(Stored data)
◆ ◆ ◆ ◆ ◆

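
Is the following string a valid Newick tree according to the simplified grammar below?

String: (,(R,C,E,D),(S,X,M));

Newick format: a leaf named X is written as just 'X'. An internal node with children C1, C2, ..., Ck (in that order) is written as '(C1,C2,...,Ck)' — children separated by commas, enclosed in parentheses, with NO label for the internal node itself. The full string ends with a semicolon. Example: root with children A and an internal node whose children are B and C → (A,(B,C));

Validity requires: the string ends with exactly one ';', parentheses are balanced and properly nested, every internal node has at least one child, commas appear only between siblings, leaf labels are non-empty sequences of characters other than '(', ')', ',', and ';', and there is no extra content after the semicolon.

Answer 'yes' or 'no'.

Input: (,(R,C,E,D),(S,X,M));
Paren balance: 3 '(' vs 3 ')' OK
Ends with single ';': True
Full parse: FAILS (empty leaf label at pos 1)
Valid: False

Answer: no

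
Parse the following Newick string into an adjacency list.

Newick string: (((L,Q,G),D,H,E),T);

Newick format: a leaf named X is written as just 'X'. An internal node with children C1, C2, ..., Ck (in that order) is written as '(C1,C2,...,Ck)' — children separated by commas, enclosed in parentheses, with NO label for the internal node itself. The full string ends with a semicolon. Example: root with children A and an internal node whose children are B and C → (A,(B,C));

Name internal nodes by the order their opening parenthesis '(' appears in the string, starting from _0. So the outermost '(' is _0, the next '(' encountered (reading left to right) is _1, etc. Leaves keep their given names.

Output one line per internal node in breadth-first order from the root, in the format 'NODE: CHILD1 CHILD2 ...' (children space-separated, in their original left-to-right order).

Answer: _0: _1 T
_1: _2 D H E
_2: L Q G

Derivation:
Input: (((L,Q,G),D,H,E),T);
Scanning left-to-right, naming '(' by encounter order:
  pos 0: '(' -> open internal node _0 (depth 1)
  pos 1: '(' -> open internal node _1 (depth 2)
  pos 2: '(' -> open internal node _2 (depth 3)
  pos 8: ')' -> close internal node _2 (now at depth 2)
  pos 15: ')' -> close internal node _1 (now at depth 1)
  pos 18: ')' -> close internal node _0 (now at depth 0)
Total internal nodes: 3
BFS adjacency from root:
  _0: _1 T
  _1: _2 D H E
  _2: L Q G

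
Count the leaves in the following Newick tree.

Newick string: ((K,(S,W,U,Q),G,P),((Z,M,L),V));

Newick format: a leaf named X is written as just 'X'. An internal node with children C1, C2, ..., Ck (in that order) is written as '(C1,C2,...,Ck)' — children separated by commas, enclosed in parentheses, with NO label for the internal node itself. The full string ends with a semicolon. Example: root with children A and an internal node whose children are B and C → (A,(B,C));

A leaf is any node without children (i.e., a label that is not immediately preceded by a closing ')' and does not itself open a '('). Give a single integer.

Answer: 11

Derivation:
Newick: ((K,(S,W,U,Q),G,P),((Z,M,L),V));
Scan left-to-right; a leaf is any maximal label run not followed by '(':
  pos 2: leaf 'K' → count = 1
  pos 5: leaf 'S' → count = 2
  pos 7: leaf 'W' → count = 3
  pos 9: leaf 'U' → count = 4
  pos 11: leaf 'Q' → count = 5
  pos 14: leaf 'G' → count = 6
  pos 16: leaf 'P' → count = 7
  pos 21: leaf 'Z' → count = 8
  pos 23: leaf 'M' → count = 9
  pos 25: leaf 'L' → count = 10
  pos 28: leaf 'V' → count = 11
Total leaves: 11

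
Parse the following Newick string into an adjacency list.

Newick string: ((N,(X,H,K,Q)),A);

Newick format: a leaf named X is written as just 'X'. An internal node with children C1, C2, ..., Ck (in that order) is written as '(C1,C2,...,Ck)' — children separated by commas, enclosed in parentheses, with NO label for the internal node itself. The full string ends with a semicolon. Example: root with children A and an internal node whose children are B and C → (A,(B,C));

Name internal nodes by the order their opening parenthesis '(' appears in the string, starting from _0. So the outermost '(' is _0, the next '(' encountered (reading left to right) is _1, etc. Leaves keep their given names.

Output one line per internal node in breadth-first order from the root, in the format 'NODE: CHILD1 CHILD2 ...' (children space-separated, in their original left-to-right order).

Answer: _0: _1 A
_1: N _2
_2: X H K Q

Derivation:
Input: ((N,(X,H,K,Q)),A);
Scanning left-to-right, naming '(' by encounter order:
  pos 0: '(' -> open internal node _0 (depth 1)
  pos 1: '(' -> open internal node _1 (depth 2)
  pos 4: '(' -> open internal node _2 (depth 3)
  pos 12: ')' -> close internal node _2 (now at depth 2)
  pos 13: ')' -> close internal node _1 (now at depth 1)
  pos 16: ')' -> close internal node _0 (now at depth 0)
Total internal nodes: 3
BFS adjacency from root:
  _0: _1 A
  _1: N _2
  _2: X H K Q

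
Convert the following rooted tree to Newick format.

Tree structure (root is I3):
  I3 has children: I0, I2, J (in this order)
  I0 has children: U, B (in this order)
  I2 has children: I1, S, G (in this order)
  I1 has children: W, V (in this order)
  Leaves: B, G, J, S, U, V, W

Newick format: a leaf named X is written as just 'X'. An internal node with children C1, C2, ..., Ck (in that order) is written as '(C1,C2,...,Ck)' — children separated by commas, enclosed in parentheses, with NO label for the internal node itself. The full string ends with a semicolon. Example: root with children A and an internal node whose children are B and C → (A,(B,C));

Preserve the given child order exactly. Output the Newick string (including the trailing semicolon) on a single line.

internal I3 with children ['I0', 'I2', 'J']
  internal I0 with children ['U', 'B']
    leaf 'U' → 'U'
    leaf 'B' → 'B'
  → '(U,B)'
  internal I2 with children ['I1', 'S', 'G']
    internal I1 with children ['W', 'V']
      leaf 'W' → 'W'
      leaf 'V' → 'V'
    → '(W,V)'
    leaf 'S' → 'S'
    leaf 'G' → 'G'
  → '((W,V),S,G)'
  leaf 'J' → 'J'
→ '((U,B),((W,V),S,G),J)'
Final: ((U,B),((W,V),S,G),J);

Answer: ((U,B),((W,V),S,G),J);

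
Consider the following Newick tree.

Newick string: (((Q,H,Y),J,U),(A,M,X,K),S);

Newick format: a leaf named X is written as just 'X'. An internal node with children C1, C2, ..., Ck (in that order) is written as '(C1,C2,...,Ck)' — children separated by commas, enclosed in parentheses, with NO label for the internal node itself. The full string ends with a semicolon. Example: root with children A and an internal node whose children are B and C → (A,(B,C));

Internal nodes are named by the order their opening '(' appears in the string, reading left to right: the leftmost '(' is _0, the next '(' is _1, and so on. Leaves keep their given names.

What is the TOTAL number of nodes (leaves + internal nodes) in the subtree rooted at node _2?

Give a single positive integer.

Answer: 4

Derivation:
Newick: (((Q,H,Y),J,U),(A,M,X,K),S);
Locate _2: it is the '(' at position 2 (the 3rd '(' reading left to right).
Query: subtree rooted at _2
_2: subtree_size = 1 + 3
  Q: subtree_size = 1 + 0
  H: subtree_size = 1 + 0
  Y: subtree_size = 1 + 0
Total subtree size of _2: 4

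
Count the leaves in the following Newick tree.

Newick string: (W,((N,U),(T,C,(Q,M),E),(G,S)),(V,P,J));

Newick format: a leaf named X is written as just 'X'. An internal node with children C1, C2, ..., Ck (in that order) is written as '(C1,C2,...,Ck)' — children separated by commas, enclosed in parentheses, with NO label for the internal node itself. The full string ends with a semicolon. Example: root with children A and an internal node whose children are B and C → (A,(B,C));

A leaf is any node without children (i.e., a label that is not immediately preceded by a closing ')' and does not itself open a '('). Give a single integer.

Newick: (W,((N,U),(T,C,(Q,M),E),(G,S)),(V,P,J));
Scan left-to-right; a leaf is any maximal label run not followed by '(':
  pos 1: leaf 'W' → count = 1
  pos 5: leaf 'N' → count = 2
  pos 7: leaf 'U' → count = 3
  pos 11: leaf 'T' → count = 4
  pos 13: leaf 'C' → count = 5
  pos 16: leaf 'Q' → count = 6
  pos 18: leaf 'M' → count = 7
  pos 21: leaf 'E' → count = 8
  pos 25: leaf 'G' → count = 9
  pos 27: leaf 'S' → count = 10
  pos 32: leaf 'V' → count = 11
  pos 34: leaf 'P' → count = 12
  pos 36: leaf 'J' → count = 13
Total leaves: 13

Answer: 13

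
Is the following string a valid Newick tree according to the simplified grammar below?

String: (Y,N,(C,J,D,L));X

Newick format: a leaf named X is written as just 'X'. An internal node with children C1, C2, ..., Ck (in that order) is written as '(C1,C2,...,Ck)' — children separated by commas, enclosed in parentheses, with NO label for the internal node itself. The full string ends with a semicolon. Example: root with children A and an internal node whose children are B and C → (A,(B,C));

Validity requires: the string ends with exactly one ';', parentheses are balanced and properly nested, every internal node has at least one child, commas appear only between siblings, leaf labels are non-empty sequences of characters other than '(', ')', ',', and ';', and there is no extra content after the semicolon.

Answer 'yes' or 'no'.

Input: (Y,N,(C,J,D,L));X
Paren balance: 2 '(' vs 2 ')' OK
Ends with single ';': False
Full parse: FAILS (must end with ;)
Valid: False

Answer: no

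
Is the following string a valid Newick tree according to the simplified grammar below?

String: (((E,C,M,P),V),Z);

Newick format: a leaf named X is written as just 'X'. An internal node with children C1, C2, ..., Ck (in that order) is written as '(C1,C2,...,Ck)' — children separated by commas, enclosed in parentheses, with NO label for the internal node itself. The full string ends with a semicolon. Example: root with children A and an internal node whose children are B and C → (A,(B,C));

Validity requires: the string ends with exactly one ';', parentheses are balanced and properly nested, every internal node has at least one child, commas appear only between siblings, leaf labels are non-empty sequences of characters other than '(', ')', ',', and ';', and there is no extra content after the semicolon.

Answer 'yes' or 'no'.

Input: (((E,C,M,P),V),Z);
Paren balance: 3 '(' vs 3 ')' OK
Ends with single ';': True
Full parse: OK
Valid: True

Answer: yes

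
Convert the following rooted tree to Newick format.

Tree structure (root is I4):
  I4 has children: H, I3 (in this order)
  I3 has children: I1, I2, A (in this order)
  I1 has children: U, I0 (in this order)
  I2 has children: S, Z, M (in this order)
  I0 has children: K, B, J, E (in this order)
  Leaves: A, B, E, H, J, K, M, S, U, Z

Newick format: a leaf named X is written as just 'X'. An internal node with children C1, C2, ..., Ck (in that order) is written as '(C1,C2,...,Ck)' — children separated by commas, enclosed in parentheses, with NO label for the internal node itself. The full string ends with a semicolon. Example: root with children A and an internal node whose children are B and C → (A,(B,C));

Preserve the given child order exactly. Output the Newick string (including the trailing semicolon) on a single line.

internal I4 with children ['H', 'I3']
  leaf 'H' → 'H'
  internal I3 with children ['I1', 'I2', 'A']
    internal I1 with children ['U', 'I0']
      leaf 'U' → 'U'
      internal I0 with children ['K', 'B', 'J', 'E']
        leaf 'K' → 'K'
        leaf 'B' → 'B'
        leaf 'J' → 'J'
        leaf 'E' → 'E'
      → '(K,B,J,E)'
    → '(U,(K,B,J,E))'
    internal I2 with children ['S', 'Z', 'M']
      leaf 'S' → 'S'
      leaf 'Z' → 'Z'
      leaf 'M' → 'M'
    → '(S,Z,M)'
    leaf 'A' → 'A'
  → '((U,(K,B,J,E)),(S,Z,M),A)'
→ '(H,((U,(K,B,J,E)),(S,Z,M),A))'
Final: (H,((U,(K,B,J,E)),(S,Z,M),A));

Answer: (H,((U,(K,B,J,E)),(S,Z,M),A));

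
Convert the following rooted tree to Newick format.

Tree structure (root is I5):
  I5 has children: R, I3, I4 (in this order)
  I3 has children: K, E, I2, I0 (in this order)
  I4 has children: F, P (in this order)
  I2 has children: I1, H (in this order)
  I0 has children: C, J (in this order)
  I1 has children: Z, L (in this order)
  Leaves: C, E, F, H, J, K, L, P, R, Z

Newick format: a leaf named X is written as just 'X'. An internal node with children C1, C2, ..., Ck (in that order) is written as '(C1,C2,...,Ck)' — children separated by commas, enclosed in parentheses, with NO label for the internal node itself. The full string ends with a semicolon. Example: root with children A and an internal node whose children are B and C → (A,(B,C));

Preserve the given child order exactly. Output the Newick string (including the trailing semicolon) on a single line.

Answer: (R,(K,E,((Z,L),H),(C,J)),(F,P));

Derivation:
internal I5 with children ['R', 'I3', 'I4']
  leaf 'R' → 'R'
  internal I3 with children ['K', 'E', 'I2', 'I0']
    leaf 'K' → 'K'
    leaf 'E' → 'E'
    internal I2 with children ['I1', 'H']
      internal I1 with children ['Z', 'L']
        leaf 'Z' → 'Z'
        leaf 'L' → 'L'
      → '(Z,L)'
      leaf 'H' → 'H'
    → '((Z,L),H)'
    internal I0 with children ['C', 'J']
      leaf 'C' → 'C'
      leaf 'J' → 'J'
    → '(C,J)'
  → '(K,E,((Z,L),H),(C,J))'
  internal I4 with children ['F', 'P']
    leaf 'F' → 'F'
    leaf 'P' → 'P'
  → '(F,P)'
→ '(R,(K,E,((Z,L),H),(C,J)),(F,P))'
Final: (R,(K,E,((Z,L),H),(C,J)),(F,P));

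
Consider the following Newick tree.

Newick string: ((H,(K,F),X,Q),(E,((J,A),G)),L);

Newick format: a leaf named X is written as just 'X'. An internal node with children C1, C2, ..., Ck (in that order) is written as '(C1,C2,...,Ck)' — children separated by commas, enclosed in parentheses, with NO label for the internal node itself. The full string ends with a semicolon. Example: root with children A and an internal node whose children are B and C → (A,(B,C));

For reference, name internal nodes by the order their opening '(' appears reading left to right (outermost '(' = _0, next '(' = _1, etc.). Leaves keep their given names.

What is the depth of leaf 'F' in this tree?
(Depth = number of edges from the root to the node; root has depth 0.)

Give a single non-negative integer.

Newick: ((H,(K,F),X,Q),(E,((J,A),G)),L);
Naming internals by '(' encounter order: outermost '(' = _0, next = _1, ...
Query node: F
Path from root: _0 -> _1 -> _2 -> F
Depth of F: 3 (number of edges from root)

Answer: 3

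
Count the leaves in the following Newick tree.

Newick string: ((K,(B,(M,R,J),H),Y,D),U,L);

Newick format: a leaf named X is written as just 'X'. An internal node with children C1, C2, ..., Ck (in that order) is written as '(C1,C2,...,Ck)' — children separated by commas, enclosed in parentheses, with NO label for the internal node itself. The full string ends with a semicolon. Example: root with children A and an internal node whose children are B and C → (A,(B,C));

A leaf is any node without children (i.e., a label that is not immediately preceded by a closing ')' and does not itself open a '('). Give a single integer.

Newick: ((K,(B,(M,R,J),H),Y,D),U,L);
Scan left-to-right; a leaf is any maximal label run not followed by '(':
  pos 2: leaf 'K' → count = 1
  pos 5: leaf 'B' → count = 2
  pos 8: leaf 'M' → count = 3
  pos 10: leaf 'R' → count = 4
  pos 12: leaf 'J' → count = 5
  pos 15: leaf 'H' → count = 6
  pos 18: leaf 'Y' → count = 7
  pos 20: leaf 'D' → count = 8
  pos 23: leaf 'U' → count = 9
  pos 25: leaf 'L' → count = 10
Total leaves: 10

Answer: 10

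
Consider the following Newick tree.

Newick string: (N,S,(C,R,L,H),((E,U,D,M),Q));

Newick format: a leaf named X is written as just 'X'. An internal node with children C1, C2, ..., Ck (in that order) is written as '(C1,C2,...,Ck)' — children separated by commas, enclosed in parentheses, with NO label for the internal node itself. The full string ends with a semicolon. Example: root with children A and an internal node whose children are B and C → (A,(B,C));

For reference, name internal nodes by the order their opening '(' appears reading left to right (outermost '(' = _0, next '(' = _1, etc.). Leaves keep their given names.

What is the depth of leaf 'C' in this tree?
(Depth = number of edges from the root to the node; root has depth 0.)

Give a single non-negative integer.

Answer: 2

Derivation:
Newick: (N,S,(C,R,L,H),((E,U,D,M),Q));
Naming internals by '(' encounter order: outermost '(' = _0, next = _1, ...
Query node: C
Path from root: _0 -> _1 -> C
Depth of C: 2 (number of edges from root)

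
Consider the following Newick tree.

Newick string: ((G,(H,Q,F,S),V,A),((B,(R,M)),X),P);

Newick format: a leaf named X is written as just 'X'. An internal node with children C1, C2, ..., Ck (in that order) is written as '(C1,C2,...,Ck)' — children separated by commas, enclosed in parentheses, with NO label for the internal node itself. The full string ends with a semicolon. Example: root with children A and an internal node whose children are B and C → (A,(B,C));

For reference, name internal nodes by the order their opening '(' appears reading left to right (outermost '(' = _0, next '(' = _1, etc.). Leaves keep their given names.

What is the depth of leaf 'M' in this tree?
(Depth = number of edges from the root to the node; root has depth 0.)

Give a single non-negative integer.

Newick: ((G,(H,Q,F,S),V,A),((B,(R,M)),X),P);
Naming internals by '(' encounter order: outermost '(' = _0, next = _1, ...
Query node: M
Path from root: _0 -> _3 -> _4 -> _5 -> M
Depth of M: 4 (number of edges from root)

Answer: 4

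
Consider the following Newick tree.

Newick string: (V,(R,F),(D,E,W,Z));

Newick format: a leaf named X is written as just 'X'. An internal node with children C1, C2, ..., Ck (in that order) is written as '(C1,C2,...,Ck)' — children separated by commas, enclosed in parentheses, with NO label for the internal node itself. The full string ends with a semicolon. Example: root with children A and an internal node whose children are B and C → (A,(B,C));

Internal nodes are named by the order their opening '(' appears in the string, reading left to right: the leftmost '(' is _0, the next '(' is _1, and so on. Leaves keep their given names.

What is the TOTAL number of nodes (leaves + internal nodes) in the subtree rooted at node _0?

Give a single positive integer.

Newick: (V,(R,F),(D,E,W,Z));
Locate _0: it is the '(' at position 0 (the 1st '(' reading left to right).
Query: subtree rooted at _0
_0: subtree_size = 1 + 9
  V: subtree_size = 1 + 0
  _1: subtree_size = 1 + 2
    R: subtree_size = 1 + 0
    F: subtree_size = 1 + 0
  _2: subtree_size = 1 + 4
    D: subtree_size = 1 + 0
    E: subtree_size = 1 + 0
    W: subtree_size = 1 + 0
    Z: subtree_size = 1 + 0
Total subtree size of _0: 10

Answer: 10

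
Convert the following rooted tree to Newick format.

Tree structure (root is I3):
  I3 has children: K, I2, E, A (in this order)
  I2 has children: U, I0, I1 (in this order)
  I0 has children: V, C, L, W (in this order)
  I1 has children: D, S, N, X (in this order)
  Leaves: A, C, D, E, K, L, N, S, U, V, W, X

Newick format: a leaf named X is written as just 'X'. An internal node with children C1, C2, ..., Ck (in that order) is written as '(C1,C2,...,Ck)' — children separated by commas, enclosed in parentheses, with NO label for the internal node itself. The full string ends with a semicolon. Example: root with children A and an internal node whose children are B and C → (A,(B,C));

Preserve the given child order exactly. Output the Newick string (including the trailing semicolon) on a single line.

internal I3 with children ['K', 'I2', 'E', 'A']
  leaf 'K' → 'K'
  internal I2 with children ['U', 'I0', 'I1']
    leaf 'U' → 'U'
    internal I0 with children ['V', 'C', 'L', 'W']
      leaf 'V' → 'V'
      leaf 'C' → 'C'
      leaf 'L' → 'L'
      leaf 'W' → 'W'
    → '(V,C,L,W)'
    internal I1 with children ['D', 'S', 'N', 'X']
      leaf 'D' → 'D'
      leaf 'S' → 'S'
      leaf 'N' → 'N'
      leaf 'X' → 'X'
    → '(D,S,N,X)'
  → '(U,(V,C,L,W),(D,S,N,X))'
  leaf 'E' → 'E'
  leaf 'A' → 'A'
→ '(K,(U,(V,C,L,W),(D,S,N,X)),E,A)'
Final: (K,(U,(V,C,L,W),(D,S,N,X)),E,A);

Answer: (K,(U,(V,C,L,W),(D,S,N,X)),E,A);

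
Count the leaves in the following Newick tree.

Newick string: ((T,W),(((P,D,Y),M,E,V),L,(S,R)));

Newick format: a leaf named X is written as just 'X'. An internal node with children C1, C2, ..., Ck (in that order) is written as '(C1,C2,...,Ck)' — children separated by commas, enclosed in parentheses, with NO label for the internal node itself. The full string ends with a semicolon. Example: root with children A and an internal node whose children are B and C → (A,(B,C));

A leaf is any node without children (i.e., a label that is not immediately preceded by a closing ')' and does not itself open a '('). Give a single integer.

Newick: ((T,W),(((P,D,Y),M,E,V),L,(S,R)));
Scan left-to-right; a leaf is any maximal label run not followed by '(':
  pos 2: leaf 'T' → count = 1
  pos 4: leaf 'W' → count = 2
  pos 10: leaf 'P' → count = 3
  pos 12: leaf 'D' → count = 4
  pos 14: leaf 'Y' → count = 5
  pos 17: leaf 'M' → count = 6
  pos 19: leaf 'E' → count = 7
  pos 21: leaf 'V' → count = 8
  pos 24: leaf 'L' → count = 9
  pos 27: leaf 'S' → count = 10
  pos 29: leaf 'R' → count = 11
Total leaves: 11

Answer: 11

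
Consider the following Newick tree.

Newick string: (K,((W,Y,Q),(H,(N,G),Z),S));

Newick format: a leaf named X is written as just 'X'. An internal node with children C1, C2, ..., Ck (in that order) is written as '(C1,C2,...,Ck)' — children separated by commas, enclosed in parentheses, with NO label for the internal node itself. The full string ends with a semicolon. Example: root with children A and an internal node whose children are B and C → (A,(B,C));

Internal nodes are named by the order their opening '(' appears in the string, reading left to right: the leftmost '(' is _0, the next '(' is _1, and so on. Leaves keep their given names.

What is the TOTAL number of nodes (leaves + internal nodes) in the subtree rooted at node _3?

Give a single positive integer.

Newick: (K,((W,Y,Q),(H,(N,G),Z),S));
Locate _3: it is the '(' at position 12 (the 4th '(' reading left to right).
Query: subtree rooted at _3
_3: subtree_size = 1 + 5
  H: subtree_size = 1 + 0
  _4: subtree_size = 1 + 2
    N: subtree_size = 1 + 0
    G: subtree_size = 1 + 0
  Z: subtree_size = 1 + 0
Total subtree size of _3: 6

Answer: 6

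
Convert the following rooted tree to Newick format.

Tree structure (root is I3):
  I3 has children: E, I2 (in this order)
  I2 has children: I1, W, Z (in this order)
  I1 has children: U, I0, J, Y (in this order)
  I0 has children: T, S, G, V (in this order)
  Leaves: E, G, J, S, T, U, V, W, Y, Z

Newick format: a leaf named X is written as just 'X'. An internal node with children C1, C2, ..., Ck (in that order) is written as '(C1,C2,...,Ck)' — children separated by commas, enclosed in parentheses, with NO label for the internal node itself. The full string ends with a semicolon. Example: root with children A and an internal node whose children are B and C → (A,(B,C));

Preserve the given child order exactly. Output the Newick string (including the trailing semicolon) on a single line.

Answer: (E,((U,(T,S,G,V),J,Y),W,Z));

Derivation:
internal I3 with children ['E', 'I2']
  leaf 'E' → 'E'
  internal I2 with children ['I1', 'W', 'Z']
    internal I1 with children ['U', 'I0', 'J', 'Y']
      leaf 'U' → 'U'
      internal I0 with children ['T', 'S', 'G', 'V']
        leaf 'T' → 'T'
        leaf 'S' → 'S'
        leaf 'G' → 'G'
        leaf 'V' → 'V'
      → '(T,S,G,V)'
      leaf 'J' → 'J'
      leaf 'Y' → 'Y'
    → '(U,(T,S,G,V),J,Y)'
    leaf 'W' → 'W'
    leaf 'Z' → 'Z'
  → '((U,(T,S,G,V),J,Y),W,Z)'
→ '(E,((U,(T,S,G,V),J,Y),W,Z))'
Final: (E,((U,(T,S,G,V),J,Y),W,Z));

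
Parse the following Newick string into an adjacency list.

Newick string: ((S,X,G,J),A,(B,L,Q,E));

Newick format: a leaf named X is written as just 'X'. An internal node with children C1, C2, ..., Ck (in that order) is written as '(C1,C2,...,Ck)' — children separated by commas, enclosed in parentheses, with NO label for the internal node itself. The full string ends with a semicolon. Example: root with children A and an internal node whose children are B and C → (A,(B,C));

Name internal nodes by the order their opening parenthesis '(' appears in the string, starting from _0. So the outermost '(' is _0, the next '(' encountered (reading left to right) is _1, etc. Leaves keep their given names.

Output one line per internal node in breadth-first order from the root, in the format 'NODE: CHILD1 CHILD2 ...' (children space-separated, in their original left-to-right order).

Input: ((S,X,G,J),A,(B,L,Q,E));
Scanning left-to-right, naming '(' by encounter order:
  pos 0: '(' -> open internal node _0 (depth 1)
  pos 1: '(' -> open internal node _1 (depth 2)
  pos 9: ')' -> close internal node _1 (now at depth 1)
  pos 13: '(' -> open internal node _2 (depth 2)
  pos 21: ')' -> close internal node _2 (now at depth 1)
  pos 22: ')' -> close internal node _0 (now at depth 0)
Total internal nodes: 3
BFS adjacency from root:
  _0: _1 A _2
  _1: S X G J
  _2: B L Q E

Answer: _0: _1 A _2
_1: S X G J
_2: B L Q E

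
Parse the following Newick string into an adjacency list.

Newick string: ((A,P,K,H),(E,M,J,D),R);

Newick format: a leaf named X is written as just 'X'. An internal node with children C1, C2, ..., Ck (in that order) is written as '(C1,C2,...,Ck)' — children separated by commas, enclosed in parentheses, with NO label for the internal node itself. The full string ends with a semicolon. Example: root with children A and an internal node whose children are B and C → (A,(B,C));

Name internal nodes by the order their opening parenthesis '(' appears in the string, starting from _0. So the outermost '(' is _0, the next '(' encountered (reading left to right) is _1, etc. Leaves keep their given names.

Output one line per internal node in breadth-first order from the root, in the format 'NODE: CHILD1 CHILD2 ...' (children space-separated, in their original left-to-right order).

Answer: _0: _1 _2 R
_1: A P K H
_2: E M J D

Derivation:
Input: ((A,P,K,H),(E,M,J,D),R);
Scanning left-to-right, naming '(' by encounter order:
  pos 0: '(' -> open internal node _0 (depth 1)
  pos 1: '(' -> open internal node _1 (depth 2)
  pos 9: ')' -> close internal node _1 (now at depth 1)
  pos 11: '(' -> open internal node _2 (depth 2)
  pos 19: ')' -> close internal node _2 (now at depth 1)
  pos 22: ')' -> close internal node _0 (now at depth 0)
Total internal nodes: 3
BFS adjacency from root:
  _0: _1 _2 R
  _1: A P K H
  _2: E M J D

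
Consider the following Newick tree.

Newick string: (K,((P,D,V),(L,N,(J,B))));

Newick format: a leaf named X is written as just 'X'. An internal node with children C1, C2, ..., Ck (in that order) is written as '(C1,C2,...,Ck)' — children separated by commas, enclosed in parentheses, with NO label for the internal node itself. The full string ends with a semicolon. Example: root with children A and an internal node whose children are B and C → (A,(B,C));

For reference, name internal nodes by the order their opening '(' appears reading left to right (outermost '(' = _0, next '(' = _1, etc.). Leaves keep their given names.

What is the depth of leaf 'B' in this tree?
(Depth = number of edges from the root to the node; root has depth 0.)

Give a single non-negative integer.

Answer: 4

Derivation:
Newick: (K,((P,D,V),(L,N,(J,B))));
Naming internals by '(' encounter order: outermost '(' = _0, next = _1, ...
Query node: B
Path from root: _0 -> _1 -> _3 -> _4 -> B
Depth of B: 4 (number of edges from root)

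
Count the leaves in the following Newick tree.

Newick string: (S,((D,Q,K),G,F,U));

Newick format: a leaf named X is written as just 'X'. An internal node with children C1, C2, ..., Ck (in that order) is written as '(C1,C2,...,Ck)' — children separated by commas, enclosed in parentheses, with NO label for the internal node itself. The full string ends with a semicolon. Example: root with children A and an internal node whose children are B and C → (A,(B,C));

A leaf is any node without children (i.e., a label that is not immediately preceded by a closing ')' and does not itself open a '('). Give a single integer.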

◆ ◆ ◆ ◆ ◆

- _TASK STATEMENT_: The expected output is the exact run of lines from the start of the entries through the line with "String: (,(R,C,E,D),(S,X,M));", inclusive.

- _TASK SOLUTION_:
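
Is the following string a valid Newick tree according to the simplified grammar below?

String: (,(R,C,E,D),(S,X,M));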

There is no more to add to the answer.